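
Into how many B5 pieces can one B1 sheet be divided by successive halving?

16

B1 = 707 × 1000 mm; B5 = 176 × 250 mm.
Each halving step doubles the count; 4 steps from B1 to B5.
2^4 = 16.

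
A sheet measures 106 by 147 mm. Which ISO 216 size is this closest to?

A6 (105 × 148 mm)

Aspect ratio 147/106 ≈ 1.387 (ISO target is √2 ≈ 1.414).
In the A-series (A0 area = 1 m²): A6 = 105 × 148 mm.
Off by 2 mm total — nearest standard size.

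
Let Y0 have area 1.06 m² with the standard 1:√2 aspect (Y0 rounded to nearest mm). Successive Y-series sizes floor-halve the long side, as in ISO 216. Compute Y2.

433 × 612 mm

Let Y0's short side be w mm. w · w√2 = 1.06 m² = 1,060,000 mm², so w ≈ 865.8 mm and w√2 ≈ 1224.4 mm → Y0 = 866 × 1224 mm.
Y1: ⌊1224/2⌋ × 866 = 612 × 866 mm
Y2: ⌊866/2⌋ × 612 = 433 × 612 mm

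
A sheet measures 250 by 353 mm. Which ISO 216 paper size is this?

B4 (250 × 353 mm)

Aspect ratio 353/250 ≈ 1.412 — close to the ISO √2 ≈ 1.414.
In the B-series (B0 = 1000 × 1414 mm): B4 = 250 × 353 mm.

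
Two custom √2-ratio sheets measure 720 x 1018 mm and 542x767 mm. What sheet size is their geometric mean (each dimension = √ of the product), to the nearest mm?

Short side: √(720 · 542) = √390240 ≈ 624.7 → 625 mm
Long side: √(1018 · 767) = √780806 ≈ 883.6 → 884 mm

625 × 884 mm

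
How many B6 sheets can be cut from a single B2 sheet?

Each ISO step halves the sheet: 1 × B2 → 2 × B3 → 4 × B4 → 8 × B5 → …
From B2 to B6 is 4 halving steps: 2^4 = 16.

16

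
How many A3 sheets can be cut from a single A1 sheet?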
_ _ _ _ _ _ _
> _Exercise brief_
Once the line that contains "How many B6" is found, please give it again exactly, along with each line that comes after it, through the last line of the entries.

> _Task output_
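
How many B6 sheets can be cut from a single B2 sheet?

Each ISO step halves the sheet: 1 × B2 → 2 × B3 → 4 × B4 → 8 × B5 → …
From B2 to B6 is 4 halving steps: 2^4 = 16.

16

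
How many A3 sheets can be cut from a single A1 sheet?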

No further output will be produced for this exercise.